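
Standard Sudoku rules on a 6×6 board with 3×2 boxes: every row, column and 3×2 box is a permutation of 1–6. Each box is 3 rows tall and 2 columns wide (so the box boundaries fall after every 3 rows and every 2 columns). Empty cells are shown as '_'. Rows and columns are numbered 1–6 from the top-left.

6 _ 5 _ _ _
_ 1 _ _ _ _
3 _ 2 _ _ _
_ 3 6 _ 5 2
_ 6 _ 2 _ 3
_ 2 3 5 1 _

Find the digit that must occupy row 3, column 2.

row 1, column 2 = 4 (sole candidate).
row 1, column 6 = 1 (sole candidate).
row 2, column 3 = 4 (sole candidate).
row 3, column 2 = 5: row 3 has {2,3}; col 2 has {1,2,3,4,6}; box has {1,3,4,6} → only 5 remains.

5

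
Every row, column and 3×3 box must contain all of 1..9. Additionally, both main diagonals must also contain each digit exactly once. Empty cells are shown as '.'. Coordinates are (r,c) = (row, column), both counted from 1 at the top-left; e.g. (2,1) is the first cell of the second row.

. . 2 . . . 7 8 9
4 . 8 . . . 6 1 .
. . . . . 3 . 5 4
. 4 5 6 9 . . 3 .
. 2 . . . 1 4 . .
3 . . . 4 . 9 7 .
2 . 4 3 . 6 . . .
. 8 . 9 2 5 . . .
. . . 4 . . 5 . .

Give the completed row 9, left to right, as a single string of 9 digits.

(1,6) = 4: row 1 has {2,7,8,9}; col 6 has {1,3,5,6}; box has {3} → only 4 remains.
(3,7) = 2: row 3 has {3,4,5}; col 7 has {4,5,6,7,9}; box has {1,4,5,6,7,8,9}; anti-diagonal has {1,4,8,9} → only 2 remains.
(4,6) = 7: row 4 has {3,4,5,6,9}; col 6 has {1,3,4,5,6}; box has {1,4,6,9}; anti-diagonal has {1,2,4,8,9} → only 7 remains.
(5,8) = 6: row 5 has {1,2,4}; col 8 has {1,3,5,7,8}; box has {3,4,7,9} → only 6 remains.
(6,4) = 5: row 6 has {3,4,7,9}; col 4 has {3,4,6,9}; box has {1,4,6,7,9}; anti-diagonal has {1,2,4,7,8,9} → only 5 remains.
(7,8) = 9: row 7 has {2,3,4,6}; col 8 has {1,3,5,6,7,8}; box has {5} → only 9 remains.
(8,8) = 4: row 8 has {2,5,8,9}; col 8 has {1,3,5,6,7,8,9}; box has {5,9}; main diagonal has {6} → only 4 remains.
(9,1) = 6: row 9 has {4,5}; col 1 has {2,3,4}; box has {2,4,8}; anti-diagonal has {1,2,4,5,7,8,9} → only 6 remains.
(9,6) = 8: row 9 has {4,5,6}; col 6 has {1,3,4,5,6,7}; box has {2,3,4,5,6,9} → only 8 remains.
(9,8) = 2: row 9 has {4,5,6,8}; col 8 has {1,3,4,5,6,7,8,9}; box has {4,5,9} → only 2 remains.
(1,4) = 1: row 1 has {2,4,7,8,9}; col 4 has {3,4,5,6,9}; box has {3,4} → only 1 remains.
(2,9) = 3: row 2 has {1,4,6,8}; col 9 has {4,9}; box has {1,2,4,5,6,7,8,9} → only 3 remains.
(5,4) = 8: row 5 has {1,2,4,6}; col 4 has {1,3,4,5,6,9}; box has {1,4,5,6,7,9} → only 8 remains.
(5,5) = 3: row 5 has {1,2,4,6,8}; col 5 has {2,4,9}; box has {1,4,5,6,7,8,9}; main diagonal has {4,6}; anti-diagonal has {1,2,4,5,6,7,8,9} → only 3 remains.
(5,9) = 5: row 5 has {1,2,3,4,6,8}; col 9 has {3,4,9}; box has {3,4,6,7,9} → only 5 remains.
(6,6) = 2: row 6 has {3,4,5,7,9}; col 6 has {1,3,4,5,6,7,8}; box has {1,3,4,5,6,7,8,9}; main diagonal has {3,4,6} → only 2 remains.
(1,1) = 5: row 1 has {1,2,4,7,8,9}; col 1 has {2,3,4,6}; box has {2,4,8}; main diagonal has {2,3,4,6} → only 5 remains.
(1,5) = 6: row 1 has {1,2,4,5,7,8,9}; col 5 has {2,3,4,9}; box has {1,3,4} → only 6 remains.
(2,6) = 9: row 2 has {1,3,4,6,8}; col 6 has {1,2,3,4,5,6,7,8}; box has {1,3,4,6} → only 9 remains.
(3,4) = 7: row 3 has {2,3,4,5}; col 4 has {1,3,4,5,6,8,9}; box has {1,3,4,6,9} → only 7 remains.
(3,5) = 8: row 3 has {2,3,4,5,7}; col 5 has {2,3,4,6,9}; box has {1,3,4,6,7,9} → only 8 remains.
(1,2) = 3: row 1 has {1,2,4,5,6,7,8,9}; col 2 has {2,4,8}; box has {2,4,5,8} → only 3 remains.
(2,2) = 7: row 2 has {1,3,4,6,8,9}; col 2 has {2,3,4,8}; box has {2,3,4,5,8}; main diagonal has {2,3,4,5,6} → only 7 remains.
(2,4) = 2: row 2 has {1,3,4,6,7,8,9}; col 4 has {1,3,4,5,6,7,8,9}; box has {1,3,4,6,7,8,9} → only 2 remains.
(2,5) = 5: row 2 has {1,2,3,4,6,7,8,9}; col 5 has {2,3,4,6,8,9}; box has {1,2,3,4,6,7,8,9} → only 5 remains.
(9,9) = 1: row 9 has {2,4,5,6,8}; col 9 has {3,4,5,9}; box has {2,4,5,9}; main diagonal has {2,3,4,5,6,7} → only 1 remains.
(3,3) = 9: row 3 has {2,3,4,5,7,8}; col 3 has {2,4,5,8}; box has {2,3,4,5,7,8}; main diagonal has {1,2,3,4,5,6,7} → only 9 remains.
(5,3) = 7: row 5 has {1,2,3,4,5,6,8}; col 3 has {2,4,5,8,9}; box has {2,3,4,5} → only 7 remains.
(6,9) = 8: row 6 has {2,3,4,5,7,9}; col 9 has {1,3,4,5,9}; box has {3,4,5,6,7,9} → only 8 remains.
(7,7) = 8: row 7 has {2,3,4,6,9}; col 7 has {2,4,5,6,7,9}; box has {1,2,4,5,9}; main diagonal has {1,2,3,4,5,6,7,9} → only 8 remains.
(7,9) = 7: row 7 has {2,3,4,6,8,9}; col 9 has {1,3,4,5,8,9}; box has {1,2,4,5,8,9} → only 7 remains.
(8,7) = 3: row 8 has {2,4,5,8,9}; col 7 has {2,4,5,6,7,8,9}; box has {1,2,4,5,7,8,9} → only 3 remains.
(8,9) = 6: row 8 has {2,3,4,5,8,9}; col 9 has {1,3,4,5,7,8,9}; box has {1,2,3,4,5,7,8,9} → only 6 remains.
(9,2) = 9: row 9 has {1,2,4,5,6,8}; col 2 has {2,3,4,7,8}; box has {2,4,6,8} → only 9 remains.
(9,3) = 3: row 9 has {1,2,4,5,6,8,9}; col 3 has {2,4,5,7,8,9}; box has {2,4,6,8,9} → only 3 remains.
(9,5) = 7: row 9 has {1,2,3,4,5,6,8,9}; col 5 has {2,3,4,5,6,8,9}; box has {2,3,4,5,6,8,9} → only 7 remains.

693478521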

◇ ◇ ◇ ◇ ◇ ◇ ◇

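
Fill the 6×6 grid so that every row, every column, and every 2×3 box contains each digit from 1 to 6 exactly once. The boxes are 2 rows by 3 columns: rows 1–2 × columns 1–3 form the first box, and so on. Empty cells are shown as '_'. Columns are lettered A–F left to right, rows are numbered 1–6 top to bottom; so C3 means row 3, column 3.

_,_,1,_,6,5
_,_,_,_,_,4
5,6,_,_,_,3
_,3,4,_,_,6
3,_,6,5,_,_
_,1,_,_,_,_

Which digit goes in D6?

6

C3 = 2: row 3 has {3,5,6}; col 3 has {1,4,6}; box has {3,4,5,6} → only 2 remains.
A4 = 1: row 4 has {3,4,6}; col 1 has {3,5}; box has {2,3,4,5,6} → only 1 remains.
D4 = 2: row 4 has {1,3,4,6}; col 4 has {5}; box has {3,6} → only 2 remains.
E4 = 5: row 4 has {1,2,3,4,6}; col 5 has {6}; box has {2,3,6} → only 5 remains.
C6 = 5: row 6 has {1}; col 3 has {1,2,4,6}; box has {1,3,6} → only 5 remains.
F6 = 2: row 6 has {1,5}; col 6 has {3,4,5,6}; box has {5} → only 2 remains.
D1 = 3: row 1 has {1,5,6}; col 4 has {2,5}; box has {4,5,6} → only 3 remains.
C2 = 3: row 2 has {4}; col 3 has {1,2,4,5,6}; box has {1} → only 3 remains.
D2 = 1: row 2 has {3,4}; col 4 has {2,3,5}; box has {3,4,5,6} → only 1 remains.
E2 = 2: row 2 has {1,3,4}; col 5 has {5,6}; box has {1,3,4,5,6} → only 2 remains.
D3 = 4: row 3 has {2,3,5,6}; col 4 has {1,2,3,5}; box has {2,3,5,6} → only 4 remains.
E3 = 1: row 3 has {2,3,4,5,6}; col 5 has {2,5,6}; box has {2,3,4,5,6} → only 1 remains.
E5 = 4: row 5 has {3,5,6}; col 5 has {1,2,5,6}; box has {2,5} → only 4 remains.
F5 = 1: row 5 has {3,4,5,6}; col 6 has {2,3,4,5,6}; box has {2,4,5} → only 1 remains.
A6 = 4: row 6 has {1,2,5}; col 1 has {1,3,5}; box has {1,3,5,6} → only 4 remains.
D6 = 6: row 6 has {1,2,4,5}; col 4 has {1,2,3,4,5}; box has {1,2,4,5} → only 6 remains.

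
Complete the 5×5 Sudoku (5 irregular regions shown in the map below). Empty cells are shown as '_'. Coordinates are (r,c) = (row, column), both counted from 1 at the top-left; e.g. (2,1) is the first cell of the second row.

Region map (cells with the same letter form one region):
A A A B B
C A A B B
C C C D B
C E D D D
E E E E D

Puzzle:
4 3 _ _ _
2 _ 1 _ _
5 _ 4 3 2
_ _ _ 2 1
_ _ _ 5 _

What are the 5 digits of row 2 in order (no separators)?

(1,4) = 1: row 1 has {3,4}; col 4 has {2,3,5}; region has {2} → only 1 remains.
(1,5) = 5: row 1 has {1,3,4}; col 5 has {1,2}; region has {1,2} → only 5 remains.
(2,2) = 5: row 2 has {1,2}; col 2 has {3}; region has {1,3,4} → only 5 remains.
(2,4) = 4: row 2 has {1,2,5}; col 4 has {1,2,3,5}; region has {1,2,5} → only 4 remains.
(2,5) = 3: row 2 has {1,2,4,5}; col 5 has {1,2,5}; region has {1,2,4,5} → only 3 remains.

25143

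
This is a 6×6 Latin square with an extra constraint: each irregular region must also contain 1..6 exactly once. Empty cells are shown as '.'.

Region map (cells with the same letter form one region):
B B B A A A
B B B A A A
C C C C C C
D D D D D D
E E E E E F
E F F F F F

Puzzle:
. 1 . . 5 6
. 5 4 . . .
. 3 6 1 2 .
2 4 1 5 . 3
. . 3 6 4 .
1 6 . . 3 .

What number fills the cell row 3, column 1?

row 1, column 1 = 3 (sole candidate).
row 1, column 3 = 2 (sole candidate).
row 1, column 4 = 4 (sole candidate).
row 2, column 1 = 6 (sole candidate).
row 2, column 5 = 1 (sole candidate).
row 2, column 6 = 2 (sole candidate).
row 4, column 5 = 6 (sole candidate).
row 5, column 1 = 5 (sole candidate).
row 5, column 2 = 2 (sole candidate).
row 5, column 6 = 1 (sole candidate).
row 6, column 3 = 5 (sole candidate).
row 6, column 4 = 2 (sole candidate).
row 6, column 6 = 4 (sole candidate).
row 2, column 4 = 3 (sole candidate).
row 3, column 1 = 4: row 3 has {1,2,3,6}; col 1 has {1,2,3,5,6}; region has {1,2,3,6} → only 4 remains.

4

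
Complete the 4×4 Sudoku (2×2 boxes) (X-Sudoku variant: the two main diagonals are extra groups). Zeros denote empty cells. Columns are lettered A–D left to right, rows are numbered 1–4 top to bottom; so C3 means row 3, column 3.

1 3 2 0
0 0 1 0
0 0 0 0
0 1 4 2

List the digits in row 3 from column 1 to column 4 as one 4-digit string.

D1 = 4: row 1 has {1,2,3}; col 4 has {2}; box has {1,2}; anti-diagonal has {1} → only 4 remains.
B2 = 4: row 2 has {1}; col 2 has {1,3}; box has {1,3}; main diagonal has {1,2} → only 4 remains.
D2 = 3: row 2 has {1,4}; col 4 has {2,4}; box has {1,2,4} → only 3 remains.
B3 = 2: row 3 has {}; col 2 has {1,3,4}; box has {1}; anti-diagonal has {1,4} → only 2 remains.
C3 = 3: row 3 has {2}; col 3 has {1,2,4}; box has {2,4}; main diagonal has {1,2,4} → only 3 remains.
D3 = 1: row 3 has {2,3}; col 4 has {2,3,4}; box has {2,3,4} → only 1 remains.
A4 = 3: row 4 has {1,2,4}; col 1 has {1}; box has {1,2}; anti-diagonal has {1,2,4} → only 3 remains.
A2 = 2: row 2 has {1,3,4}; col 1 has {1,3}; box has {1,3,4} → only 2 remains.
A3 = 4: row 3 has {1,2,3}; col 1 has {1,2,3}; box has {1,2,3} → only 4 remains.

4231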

◇ ◇ ◇ ◇ ◇ ◇ ◇

▸ **WORK TO COMPLETE**: An answer is complete only when it holds every line above containing the string "means".

▸ **WRITTEN ANSWER**:
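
Fill the 6×6 grid so that every row, every column, and every 2×3 box contains each digit from 1 to 6 exactly once. The boxes are 2 rows by 3 columns: rows 1–2 × columns 1–3 form the first box, and so on. Empty cells are shown as '_'. Columns are lettered A–F left to right, rows are numbered 1–6 top to bottom; so C3 means row 3, column 3.
Complete the 4×4 Sudoku (2×2 boxes) (X-Sudoku variant: the two main diagonals are extra groups). Zeros denote empty cells. Columns are lettered A–D left to right, rows are numbered 1–4 top to bottom; so C3 means row 3, column 3.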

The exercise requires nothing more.